YOUR INSTRUCTIONS
Your answer should be the lines from the start of the records through the line with "p = (0.3000, 2.8000, 0.6000)", copied word for word.

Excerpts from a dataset
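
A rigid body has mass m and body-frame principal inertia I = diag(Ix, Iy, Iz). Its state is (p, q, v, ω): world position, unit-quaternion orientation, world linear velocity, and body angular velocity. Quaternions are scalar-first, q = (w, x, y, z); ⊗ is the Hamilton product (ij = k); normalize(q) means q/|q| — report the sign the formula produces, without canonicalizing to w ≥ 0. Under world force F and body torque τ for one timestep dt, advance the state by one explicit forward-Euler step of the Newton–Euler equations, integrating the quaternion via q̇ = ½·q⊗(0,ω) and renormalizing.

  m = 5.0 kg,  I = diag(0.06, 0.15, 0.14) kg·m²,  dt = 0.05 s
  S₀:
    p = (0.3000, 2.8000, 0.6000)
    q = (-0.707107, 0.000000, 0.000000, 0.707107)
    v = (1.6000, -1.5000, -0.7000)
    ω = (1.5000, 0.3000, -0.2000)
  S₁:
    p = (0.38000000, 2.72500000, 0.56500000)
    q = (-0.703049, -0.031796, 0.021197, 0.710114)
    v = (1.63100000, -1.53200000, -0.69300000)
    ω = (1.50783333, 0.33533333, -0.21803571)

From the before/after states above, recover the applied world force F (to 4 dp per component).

F = (3.1000, -3.2000, 0.7000)

v₁ − v₀ = (0.03100000, -0.03200000, 0.00700000)
F = m·Δv/dt = (3.1000, -3.2000, 0.7000)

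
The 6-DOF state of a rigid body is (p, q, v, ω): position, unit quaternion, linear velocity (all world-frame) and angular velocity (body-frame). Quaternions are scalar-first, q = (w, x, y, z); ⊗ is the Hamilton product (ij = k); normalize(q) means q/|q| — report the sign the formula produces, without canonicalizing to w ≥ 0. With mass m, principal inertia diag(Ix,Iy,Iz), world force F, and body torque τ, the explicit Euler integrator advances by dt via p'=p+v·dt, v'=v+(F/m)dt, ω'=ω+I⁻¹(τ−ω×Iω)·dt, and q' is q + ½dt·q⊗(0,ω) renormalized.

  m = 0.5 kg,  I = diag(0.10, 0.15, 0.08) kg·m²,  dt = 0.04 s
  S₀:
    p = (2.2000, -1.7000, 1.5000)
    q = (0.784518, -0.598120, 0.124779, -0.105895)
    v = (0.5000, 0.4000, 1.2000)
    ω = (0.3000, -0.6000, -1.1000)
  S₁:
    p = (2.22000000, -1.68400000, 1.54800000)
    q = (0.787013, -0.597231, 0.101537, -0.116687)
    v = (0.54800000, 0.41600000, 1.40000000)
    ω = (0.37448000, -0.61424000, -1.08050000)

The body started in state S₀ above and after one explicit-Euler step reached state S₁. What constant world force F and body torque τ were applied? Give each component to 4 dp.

rate change Δω = (0.07448000, -0.01424000, 0.01950000)
applied torque τ = (0.1400, -0.0600, 0.0300)
velocity change Δv = (0.04800000, 0.01600000, 0.20000000)
m·(v₁−v₀)/dt = (0.6000, 0.2000, 2.5000)

F = (0.6000, 0.2000, 2.5000)
τ = (0.1400, -0.0600, 0.0300)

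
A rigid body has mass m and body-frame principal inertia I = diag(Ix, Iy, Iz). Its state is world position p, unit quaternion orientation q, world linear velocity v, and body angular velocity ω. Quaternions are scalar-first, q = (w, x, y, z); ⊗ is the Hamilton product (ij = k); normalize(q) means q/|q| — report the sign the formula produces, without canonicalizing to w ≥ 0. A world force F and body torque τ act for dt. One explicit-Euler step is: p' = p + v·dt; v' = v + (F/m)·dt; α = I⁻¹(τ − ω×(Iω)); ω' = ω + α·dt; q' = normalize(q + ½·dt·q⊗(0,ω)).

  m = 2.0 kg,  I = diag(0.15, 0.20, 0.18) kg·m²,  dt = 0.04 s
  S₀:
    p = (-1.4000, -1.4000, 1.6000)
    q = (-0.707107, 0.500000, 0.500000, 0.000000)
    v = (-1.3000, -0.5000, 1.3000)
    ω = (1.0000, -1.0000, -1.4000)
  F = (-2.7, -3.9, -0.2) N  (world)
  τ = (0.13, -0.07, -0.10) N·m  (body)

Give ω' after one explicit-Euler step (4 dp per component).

gyro term ω×Iω = (-0.0280, 0.0420, -0.0500)
angular accel α = (1.0533, -0.5600, -0.2778)
ω' = ω + α·dt = (1.0421, -1.0224, -1.4111)

ω' = (1.0421, -1.0224, -1.4111)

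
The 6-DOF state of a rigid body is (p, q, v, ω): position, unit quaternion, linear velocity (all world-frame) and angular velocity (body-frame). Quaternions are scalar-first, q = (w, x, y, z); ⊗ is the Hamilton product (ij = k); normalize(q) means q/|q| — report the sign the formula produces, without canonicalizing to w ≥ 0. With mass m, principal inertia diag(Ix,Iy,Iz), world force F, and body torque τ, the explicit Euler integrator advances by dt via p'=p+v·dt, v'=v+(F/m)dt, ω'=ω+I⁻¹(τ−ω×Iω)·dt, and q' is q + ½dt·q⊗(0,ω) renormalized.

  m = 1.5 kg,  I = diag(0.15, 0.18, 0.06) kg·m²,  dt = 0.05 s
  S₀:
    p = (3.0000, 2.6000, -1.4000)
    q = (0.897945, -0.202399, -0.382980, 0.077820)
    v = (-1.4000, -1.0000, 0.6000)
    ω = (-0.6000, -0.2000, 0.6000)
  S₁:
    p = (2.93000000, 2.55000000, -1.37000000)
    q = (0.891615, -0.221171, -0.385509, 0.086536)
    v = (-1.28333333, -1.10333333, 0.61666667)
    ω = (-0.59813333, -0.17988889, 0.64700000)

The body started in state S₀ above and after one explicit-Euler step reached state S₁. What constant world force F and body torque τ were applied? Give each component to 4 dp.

Δv = v₁−v₀ = (0.11666667, -0.10333333, 0.01666667)
m·(v₁−v₀)/dt = (3.5000, -3.1000, 0.5000)
ω₁ − ω₀ = (0.00186667, 0.02011111, 0.04700000)
applied torque τ = (0.0200, 0.0400, 0.0600)

F = (3.5000, -3.1000, 0.5000)
τ = (0.0200, 0.0400, 0.0600)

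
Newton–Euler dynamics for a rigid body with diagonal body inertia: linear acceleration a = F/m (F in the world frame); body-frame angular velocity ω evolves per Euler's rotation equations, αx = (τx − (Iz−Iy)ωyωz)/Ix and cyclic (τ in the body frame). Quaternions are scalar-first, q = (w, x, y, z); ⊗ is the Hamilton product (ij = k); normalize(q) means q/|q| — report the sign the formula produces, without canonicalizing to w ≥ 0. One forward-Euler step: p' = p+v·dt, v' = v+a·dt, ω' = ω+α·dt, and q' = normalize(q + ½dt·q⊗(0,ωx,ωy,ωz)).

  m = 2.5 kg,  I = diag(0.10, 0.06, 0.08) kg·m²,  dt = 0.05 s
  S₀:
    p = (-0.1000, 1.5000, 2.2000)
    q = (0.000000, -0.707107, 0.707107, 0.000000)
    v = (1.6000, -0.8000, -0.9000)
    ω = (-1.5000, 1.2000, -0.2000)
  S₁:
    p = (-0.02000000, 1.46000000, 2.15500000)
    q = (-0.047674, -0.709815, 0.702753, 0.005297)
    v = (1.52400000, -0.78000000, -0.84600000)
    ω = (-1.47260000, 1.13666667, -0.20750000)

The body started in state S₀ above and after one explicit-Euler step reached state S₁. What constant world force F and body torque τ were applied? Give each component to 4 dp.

Δv = v₁−v₀ = (-0.07600000, 0.02000000, 0.05400000)
applied force F = (-3.8000, 1.0000, 2.7000)
rate change Δω = (0.02740000, -0.06333333, -0.00750000)
applied torque τ = (0.0500, -0.0700, 0.0600)

F = (-3.8000, 1.0000, 2.7000)
τ = (0.0500, -0.0700, 0.0600)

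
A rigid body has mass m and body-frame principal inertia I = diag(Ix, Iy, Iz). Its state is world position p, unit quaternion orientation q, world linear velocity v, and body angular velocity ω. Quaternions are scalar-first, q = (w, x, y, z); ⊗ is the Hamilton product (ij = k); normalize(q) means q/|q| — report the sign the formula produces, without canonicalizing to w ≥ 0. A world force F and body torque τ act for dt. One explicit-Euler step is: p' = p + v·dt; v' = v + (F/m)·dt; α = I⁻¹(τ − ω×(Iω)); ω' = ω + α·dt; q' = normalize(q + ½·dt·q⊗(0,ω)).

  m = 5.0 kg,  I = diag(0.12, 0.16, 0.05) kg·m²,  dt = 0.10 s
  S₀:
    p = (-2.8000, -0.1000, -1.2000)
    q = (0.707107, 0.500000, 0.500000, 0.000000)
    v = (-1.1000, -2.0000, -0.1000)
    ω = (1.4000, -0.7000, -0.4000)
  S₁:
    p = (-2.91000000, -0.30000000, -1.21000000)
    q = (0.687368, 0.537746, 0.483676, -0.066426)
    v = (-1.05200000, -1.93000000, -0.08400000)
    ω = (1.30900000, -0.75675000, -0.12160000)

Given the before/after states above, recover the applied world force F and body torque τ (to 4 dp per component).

ω₁ − ω₀ = (-0.09100000, -0.05675000, 0.27840000)
τ = I·(Δω/dt) + ω₀×(Iω₀) = (-0.1400, -0.1300, 0.1000)
v₁ − v₀ = (0.04800000, 0.07000000, 0.01600000)
F = m·Δv/dt = (2.4000, 3.5000, 0.8000)

F = (2.4000, 3.5000, 0.8000)
τ = (-0.1400, -0.1300, 0.1000)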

ANSWER TO THIS PROBLEM
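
A rigid body has mass m and body-frame principal inertia I = diag(Ix, Iy, Iz). Its state is (p, q, v, ω): world position, unit-quaternion orientation, world linear velocity, and body angular velocity. Quaternions are scalar-first, q = (w, x, y, z); ⊗ is the Hamilton product (ij = k); normalize(q) means q/|q| — report the sign the formula produces, without canonicalizing to w ≥ 0. Under world force F and body torque τ for one timestep dt, advance the state by one explicit forward-Euler step of the Newton–Euler equations, integrating the quaternion via q̇ = ½·q⊗(0,ω) and renormalizing.

  m = 5.0 kg,  I = diag(0.06, 0.15, 0.14) kg·m²,  dt = 0.05 s
  S₀:
    p = (0.3000, 2.8000, 0.6000)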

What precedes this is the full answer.